WHAT YOU SHOULD DO — Produce a verbatim transcription of all records.

#####

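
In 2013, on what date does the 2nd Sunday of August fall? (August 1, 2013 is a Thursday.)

August 2013 begins on a Thursday, so the first Sunday is August 4 (3 days later).
The 2nd Sunday is 1 weeks later: 4 + 7 = 11.

August 11, 2013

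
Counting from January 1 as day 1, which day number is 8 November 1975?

312

Days in months before November: 31 + 28 + 31 + 30 + 31 + 30 + 31 + 31 + 30 + 31 = 304.
Plus 8 days into November → day 312.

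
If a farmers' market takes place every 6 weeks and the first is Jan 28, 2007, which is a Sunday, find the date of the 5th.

Jul 15, 2007

The 5th occurrence is 4 intervals after the first: 4 × 42 = 168 days after Jan 28, 2007.
Jan has 31 days — 3 days to the end of Jan leaves 165.
Feb has 28 days (137 left).
Mar has 31 days (106 left).
Apr has 30 days (76 left).
May has 31 days (45 left).
Jun has 30 days (15 left).
15 days into Jul → Jul 15, 2007.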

#####

RESULT OF THE EXERCISE —
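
In 2013, on what date does the 2nd Sunday of August fall? (August 1, 2013 is a Thursday.)

August 2013 begins on a Thursday, so the first Sunday is August 4 (3 days later).
The 2nd Sunday is 1 weeks later: 4 + 7 = 11.

August 11, 2013

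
Counting from January 1 as day 1, which day number is 8 November 1975?

312

Days in months before November: 31 + 28 + 31 + 30 + 31 + 30 + 31 + 31 + 30 + 31 = 304.
Plus 8 days into November → day 312.

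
If a farmers' market takes place every 6 weeks and the first is Jan 28, 2007, which is a Sunday, find the date of the 5th.

Jul 15, 2007

The 5th occurrence is 4 intervals after the first: 4 × 42 = 168 days after Jan 28, 2007.
Jan has 31 days — 3 days to the end of Jan leaves 165.
Feb has 28 days (137 left).
Mar has 31 days (106 left).
Apr has 30 days (76 left).
May has 31 days (45 left).
Jun has 30 days (15 left).
15 days into Jul → Jul 15, 2007.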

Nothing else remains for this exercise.